Action item: Find the lines below in which the string "that" occurs. Copy each one.

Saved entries
◇ ◇ ◇ ◇ ◇
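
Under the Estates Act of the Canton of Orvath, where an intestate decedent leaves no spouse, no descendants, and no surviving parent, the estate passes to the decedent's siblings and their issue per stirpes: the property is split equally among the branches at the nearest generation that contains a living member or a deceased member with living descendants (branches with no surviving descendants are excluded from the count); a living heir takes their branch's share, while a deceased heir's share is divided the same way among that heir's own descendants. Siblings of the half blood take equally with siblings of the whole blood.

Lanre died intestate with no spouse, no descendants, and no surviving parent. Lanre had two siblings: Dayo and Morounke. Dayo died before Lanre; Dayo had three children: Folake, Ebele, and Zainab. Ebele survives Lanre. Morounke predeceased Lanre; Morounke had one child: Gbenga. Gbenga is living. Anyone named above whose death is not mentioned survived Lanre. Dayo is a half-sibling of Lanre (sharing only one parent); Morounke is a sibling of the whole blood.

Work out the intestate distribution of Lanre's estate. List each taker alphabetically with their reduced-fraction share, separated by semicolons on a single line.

Ebele 1/6; Folake 1/6; Gbenga 1/2; Zainab 1/6

No spouse, descendants, or parent survives, so the estate passes to Lanre's siblings per stirpes.
Half-blood and whole-blood siblings take equally under the stated rule.
The estate is divided into 2 equal shares of 1/2 among Dayo, Morounke.
Dayo predeceased; the 1/2 allotted to Dayo's branch passes to Dayo's issue by representation.
The 1/2 is divided into 3 equal shares of 1/6 among Folake, Ebele, Zainab.
Folake is living and takes 1/6.
Ebele is living and takes 1/6.
Zainab is living and takes 1/6.
Morounke predeceased; the 1/2 allotted to Morounke's branch passes to Morounke's issue by representation.
Gbenga is the sole taker at this level and receives the full 1/2.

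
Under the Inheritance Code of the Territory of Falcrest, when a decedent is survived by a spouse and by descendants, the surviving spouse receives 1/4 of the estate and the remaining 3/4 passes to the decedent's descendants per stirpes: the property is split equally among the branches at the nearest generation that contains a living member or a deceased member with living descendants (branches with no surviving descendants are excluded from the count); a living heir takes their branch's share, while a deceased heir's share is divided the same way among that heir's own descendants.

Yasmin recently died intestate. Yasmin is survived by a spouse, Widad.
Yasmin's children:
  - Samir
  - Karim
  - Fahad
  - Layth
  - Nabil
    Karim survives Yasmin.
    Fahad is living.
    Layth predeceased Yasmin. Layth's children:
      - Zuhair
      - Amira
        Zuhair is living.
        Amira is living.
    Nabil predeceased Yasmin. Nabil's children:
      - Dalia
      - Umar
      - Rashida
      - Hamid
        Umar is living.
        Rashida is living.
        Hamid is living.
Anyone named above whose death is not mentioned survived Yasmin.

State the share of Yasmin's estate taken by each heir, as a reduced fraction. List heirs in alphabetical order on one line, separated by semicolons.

Widad, as surviving spouse, takes 1/4.
The remaining 3/4 passes to Yasmin's descendants per stirpes.
The 3/4 is divided into 5 equal shares of 3/20 among Samir, Karim, Fahad, Layth, Nabil.
Samir is living and takes 3/20.
Karim is living and takes 3/20.
Fahad is living and takes 3/20.
Layth predeceased; the 3/20 allotted to Layth's branch passes to Layth's issue by representation.
The 3/20 is divided into 2 equal shares of 3/40 among Zuhair, Amira.
Zuhair is living and takes 3/40.
Amira is living and takes 3/40.
Nabil predeceased; the 3/20 allotted to Nabil's branch passes to Nabil's issue by representation.
The 3/20 is divided into 4 equal shares of 3/80 among Dalia, Umar, Rashida, Hamid.
Dalia is living and takes 3/80.
Umar is living and takes 3/80.
Rashida is living and takes 3/80.
Hamid is living and takes 3/80.

Amira 3/40; Dalia 3/80; Fahad 3/20; Hamid 3/80; Karim 3/20; Rashida 3/80; Samir 3/20; Umar 3/80; Widad 1/4; Zuhair 3/40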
◇ ◇ ◇ ◇ ◇
Exercise response:
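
Under the Estates Act of the Canton of Orvath, where an intestate decedent leaves no spouse, no descendants, and no surviving parent, the estate passes to the decedent's siblings and their issue per stirpes: the property is split equally among the branches at the nearest generation that contains a living member or a deceased member with living descendants (branches with no surviving descendants are excluded from the count); a living heir takes their branch's share, while a deceased heir's share is divided the same way among that heir's own descendants. Siblings of the half blood take equally with siblings of the whole blood.
Under the Inheritance Code of the Territory of Falcrest, when a decedent is survived by a spouse and by descendants, the surviving spouse receives 1/4 of the estate and the remaining 3/4 passes to the decedent's descendants per stirpes: the property is split equally among the branches at the nearest generation that contains a living member or a deceased member with living descendants (branches with no surviving descendants are excluded from the count); a living heir takes their branch's share, while a deceased heir's share is divided the same way among that heir's own descendants.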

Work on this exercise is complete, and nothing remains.